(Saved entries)
Segment Open

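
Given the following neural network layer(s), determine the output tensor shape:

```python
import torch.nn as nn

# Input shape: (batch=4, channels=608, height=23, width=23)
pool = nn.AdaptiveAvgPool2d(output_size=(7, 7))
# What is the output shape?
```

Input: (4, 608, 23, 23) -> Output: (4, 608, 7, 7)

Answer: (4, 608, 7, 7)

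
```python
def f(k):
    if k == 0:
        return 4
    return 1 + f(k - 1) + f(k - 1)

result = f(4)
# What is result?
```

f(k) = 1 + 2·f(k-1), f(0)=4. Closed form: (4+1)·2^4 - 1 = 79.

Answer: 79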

Segment Closed
Segment Open

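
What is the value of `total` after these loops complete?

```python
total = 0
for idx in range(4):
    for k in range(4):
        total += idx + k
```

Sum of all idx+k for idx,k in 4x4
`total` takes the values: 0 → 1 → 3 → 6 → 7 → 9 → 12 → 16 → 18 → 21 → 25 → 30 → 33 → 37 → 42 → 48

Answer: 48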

Segment Closed
Segment Open

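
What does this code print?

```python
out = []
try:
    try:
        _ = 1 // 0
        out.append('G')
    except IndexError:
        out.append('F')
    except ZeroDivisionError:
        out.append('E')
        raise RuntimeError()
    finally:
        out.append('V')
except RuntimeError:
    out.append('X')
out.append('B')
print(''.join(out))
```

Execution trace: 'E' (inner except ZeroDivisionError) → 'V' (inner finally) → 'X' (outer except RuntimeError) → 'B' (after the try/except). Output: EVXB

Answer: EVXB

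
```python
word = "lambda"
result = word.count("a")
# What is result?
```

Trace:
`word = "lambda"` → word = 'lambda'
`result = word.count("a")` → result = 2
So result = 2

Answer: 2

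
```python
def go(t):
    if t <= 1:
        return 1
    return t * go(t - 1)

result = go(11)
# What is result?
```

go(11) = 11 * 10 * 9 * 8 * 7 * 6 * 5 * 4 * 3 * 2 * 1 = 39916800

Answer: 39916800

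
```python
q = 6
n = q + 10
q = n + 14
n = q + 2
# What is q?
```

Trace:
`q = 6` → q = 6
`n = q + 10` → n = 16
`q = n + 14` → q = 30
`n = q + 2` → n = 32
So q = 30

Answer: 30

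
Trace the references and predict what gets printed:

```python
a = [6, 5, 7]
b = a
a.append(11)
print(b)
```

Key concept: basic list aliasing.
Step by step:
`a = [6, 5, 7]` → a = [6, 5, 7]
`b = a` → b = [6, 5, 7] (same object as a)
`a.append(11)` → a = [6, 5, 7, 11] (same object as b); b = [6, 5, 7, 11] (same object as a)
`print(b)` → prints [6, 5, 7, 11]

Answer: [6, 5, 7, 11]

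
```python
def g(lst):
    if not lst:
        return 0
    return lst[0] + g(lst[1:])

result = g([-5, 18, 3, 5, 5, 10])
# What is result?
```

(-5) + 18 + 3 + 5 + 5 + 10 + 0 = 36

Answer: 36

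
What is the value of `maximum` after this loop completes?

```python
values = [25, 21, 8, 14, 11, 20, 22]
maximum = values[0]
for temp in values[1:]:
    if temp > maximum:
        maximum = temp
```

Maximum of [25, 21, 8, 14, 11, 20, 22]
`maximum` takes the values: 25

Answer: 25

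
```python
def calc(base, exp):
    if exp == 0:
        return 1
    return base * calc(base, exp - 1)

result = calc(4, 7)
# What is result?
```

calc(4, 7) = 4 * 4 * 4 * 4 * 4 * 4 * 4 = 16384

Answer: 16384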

Segment Closed

- WHAT THE TASK ASKS
Give only how many lines above hold "this".

- EXERCISE RESPONSE
2